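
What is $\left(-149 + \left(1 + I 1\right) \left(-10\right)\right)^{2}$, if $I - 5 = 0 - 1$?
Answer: $39601$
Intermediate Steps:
$I = 4$ ($I = 5 + \left(0 - 1\right) = 5 - 1 = 4$)
$\left(-149 + \left(1 + I 1\right) \left(-10\right)\right)^{2} = \left(-149 + \left(1 + 4 \cdot 1\right) \left(-10\right)\right)^{2} = \left(-149 + \left(1 + 4\right) \left(-10\right)\right)^{2} = \left(-149 + 5 \left(-10\right)\right)^{2} = \left(-149 - 50\right)^{2} = \left(-199\right)^{2} = 39601$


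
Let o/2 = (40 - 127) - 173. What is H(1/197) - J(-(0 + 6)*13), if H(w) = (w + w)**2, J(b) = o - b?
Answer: 17153582/38809 ≈ 442.00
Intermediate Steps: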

(Brief): Bring together each line above where the string "What" turns up.

(Worked solution):
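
What is $\left(-149 + \left(1 + I 1\right) \left(-10\right)\right)^{2}$, if $I - 5 = 0 - 1$?
Let o/2 = (40 - 127) - 173. What is H(1/197) - J(-(0 + 6)*13), if H(w) = (w + w)**2, J(b) = o - b?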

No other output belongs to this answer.